(AVAILABLE RECORDS begins)

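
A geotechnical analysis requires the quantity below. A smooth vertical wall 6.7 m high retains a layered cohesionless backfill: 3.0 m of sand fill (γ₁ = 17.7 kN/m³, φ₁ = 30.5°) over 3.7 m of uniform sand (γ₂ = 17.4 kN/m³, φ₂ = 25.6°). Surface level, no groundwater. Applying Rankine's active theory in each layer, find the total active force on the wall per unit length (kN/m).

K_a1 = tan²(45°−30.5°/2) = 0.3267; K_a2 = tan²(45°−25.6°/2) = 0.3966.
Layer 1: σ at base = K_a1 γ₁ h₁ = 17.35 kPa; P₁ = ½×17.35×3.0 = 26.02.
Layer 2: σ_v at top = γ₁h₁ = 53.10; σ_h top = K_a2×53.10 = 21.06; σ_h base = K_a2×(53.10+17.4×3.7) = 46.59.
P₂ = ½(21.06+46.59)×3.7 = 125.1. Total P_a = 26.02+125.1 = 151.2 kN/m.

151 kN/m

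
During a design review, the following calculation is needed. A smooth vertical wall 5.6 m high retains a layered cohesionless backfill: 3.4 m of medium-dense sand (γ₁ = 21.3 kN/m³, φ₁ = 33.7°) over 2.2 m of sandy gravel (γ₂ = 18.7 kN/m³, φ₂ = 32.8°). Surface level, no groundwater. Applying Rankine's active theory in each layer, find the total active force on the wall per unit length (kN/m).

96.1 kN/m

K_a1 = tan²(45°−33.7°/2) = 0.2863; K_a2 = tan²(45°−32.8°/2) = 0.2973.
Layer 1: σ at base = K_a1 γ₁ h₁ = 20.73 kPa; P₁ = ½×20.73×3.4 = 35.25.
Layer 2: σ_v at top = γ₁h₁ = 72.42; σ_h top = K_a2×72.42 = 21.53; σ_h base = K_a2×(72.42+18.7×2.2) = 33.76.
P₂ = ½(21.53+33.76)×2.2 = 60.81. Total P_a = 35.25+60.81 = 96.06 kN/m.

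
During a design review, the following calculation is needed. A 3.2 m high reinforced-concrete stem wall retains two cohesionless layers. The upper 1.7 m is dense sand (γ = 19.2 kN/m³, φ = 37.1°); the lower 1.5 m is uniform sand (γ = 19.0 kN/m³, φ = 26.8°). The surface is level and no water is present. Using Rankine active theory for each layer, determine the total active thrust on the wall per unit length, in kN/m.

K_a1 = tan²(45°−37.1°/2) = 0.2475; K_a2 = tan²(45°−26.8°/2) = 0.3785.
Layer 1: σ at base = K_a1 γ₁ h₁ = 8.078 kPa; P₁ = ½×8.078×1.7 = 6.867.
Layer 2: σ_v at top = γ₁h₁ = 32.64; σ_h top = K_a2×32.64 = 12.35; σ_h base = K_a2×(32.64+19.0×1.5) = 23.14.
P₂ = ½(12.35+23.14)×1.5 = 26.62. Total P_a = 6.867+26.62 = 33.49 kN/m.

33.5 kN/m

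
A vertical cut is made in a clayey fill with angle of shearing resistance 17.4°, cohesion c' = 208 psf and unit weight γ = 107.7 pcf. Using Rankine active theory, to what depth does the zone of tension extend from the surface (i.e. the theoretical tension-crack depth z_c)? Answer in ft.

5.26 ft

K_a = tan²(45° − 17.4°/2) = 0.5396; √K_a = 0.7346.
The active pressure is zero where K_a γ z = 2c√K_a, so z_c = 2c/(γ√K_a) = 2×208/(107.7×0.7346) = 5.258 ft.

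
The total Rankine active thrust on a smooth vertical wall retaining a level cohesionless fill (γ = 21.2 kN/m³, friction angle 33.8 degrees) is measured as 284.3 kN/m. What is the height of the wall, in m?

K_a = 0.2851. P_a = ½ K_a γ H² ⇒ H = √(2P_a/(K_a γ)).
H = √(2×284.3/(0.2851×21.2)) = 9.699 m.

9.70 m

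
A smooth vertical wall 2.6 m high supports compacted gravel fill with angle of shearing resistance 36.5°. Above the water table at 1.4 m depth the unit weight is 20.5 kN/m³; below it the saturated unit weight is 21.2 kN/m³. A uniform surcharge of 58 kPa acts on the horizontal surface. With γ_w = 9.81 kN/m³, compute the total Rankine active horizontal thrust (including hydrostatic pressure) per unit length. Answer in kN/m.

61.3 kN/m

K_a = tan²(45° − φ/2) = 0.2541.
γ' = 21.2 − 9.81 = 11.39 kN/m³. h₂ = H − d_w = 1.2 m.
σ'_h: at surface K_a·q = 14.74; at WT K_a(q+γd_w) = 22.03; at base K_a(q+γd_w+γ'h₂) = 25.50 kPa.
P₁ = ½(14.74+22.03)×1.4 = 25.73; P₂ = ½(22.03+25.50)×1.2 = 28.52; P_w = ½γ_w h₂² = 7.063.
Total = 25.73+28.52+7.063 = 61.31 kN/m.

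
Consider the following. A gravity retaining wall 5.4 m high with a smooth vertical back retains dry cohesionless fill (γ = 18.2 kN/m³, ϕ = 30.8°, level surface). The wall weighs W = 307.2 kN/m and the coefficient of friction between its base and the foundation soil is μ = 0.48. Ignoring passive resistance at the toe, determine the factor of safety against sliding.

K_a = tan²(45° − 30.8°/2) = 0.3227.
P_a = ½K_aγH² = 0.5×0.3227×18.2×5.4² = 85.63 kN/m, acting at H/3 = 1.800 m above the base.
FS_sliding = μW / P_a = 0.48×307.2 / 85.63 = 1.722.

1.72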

(AVAILABLE RECORDS ends)

Your answer should be the full set of records above, restated exactly.

RESULT OF THIS TASK:
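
A geotechnical analysis requires the quantity below. A smooth vertical wall 6.7 m high retains a layered cohesionless backfill: 3.0 m of sand fill (γ₁ = 17.7 kN/m³, φ₁ = 30.5°) over 3.7 m of uniform sand (γ₂ = 17.4 kN/m³, φ₂ = 25.6°). Surface level, no groundwater. Applying Rankine's active theory in each layer, find the total active force on the wall per unit length (kN/m).

K_a1 = tan²(45°−30.5°/2) = 0.3267; K_a2 = tan²(45°−25.6°/2) = 0.3966.
Layer 1: σ at base = K_a1 γ₁ h₁ = 17.35 kPa; P₁ = ½×17.35×3.0 = 26.02.
Layer 2: σ_v at top = γ₁h₁ = 53.10; σ_h top = K_a2×53.10 = 21.06; σ_h base = K_a2×(53.10+17.4×3.7) = 46.59.
P₂ = ½(21.06+46.59)×3.7 = 125.1. Total P_a = 26.02+125.1 = 151.2 kN/m.

151 kN/m

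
During a design review, the following calculation is needed. A smooth vertical wall 5.6 m high retains a layered cohesionless backfill: 3.4 m of medium-dense sand (γ₁ = 21.3 kN/m³, φ₁ = 33.7°) over 2.2 m of sandy gravel (γ₂ = 18.7 kN/m³, φ₂ = 32.8°). Surface level, no groundwater. Applying Rankine's active theory in each layer, find the total active force on the wall per unit length (kN/m).

96.1 kN/m

K_a1 = tan²(45°−33.7°/2) = 0.2863; K_a2 = tan²(45°−32.8°/2) = 0.2973.
Layer 1: σ at base = K_a1 γ₁ h₁ = 20.73 kPa; P₁ = ½×20.73×3.4 = 35.25.
Layer 2: σ_v at top = γ₁h₁ = 72.42; σ_h top = K_a2×72.42 = 21.53; σ_h base = K_a2×(72.42+18.7×2.2) = 33.76.
P₂ = ½(21.53+33.76)×2.2 = 60.81. Total P_a = 35.25+60.81 = 96.06 kN/m.

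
During a design review, the following calculation is needed. A 3.2 m high reinforced-concrete stem wall retains two cohesionless layers. The upper 1.7 m is dense sand (γ = 19.2 kN/m³, φ = 37.1°); the lower 1.5 m is uniform sand (γ = 19.0 kN/m³, φ = 26.8°). The surface is level and no water is present. Using Rankine active theory for each layer, determine the total active thrust on the wall per unit length, in kN/m.

K_a1 = tan²(45°−37.1°/2) = 0.2475; K_a2 = tan²(45°−26.8°/2) = 0.3785.
Layer 1: σ at base = K_a1 γ₁ h₁ = 8.078 kPa; P₁ = ½×8.078×1.7 = 6.867.
Layer 2: σ_v at top = γ₁h₁ = 32.64; σ_h top = K_a2×32.64 = 12.35; σ_h base = K_a2×(32.64+19.0×1.5) = 23.14.
P₂ = ½(12.35+23.14)×1.5 = 26.62. Total P_a = 6.867+26.62 = 33.49 kN/m.

33.5 kN/m

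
A vertical cut is made in a clayey fill with angle of shearing resistance 17.4°, cohesion c' = 208 psf and unit weight γ = 107.7 pcf. Using Rankine active theory, to what depth does the zone of tension extend from the surface (i.e. the theoretical tension-crack depth z_c)? Answer in ft.

5.26 ft

K_a = tan²(45° − 17.4°/2) = 0.5396; √K_a = 0.7346.
The active pressure is zero where K_a γ z = 2c√K_a, so z_c = 2c/(γ√K_a) = 2×208/(107.7×0.7346) = 5.258 ft.

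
The total Rankine active thrust on a smooth vertical wall retaining a level cohesionless fill (γ = 21.2 kN/m³, friction angle 33.8 degrees) is measured as 284.3 kN/m. What is the height of the wall, in m?

K_a = 0.2851. P_a = ½ K_a γ H² ⇒ H = √(2P_a/(K_a γ)).
H = √(2×284.3/(0.2851×21.2)) = 9.699 m.

9.70 m

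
A smooth vertical wall 2.6 m high supports compacted gravel fill with angle of shearing resistance 36.5°. Above the water table at 1.4 m depth the unit weight is 20.5 kN/m³; below it the saturated unit weight is 21.2 kN/m³. A uniform surcharge of 58 kPa acts on the horizontal surface. With γ_w = 9.81 kN/m³, compute the total Rankine active horizontal thrust (including hydrostatic pressure) per unit length. Answer in kN/m.

61.3 kN/m

K_a = tan²(45° − φ/2) = 0.2541.
γ' = 21.2 − 9.81 = 11.39 kN/m³. h₂ = H − d_w = 1.2 m.
σ'_h: at surface K_a·q = 14.74; at WT K_a(q+γd_w) = 22.03; at base K_a(q+γd_w+γ'h₂) = 25.50 kPa.
P₁ = ½(14.74+22.03)×1.4 = 25.73; P₂ = ½(22.03+25.50)×1.2 = 28.52; P_w = ½γ_w h₂² = 7.063.
Total = 25.73+28.52+7.063 = 61.31 kN/m.

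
Consider the following. A gravity retaining wall 5.4 m high with a smooth vertical back retains dry cohesionless fill (γ = 18.2 kN/m³, ϕ = 30.8°, level surface). The wall weighs W = 307.2 kN/m and the coefficient of friction between its base and the foundation soil is μ = 0.48. Ignoring passive resistance at the toe, determine the factor of safety against sliding.

K_a = tan²(45° − 30.8°/2) = 0.3227.
P_a = ½K_aγH² = 0.5×0.3227×18.2×5.4² = 85.63 kN/m, acting at H/3 = 1.800 m above the base.
FS_sliding = μW / P_a = 0.48×307.2 / 85.63 = 1.722.

1.72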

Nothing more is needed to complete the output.